■ To do
Which lines of the data include the string "Answer"? List them all.

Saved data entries

────────────────────

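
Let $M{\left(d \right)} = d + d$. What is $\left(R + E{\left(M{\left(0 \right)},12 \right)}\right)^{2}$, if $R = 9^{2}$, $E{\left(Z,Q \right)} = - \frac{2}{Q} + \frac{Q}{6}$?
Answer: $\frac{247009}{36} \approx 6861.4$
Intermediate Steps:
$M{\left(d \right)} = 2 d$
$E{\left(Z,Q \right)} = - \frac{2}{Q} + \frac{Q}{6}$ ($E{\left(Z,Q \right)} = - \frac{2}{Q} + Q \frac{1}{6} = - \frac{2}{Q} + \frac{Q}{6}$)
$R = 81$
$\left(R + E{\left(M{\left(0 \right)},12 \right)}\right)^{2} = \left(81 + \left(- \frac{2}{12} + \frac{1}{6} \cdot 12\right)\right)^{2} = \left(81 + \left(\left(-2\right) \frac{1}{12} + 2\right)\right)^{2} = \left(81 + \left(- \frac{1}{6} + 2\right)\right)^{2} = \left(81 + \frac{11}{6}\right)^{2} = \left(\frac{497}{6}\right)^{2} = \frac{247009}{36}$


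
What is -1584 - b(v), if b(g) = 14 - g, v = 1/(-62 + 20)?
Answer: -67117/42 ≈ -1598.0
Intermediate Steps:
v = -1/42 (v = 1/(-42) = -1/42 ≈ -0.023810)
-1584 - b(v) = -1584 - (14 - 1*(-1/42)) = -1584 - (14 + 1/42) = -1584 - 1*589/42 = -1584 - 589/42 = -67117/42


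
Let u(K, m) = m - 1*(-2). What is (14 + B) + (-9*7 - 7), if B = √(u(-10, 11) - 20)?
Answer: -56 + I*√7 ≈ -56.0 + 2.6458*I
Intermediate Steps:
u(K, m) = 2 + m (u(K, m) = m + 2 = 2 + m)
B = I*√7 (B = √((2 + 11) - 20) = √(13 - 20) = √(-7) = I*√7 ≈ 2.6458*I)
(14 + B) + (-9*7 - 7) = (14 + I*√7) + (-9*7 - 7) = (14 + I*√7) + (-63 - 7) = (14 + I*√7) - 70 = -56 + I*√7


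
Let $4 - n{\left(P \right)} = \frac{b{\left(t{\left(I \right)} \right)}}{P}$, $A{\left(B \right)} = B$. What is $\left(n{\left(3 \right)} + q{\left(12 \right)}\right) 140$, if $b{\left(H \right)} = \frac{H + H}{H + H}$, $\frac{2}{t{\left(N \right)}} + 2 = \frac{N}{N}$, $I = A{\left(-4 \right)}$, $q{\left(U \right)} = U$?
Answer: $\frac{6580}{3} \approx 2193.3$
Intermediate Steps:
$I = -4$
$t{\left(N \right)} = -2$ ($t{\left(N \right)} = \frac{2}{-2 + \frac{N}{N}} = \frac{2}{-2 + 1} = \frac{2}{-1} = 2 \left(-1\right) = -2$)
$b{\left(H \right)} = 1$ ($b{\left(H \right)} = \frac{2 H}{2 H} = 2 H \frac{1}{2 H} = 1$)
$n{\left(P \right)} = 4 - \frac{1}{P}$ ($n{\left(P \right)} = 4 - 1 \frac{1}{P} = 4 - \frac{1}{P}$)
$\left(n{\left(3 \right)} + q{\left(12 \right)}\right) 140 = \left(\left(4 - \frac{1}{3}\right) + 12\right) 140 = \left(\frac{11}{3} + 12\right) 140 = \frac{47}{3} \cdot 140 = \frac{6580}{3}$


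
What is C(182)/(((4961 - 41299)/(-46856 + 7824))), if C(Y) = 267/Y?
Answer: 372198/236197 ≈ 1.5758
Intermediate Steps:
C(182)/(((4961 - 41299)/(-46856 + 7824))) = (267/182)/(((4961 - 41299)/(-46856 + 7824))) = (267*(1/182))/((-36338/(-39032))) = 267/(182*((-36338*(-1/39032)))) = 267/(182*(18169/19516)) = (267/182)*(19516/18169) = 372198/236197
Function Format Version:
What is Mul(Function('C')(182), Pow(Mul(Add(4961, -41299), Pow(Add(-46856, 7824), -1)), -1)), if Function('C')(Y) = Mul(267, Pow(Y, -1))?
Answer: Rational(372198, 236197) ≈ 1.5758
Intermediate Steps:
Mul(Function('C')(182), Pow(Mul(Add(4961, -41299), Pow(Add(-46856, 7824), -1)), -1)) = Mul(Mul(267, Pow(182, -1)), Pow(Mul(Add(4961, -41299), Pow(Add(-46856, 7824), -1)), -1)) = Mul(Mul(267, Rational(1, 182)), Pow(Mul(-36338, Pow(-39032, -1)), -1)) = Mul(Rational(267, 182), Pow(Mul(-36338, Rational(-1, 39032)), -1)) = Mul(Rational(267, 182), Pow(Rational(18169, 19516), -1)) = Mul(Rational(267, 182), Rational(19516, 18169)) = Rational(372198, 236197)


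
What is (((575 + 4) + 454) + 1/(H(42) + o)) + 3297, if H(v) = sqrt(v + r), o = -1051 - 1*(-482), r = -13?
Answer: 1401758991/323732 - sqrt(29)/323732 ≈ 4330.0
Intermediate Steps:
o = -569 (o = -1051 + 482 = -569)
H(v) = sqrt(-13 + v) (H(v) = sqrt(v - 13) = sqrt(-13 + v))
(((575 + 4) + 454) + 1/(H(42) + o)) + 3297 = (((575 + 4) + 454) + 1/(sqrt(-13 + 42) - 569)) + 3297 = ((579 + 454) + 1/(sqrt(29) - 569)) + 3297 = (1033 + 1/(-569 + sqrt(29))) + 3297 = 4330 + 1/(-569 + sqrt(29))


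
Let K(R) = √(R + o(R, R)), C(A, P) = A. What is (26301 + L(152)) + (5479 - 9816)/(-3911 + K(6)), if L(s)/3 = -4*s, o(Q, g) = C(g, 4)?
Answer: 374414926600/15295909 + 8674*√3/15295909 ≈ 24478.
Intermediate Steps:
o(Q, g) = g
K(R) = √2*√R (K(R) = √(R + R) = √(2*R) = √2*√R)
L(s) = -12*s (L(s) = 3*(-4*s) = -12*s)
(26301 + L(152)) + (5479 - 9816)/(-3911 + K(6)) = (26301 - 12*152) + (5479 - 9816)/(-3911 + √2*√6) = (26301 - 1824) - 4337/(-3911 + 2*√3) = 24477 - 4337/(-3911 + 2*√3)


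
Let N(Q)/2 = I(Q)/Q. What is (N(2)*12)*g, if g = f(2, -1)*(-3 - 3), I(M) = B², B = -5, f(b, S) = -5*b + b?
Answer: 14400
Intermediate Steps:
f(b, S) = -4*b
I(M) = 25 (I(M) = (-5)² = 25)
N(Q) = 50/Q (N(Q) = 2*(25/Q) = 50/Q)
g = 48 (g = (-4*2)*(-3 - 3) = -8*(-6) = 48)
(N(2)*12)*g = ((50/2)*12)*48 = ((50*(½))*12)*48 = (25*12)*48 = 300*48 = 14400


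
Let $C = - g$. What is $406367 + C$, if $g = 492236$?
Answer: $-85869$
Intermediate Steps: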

────────────────────

■ Exercise output
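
Answer: $\frac{247009}{36} \approx 6861.4$
Answer: -67117/42 ≈ -1598.0
Answer: -56 + I*√7 ≈ -56.0 + 2.6458*I
Answer: $\frac{6580}{3} \approx 2193.3$
Answer: 372198/236197 ≈ 1.5758
Answer: Rational(372198, 236197) ≈ 1.5758
Answer: 1401758991/323732 - sqrt(29)/323732 ≈ 4330.0
Answer: 374414926600/15295909 + 8674*√3/15295909 ≈ 24478.
Answer: 14400
Answer: $-85869$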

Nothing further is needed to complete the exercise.